> **Required work**
Your response should consist of every line below, reproduced without alteration.

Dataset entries
____________________

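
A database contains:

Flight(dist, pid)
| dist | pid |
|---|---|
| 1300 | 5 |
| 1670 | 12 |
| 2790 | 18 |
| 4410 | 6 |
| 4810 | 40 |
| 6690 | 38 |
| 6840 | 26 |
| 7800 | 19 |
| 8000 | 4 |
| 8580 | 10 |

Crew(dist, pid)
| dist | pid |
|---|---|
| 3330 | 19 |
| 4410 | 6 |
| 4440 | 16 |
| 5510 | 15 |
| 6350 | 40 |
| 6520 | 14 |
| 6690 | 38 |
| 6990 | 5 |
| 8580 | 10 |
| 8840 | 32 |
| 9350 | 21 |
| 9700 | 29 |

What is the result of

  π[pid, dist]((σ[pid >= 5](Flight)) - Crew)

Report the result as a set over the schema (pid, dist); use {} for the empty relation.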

____________________

> **Solution for this problem**
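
A database contains:

Flight(dist, pid)
| dist | pid |
|---|---|
| 1300 | 5 |
| 1670 | 12 |
| 2790 | 18 |
| 4410 | 6 |
| 4810 | 40 |
| 6690 | 38 |
| 6840 | 26 |
| 7800 | 19 |
| 8000 | 4 |
| 8580 | 10 |

Crew(dist, pid)
| dist | pid |
|---|---|
| 3330 | 19 |
| 4410 | 6 |
| 4440 | 16 |
| 5510 | 15 |
| 6350 | 40 |
| 6520 | 14 |
| 6690 | 38 |
| 6990 | 5 |
| 8580 | 10 |
| 8840 | 32 |
| 9350 | 21 |
| 9700 | 29 |

What is the result of

  π[pid, dist]((σ[pid >= 5](Flight)) - Crew)

Report the result as a set over the schema (pid, dist); use {} for the empty relation.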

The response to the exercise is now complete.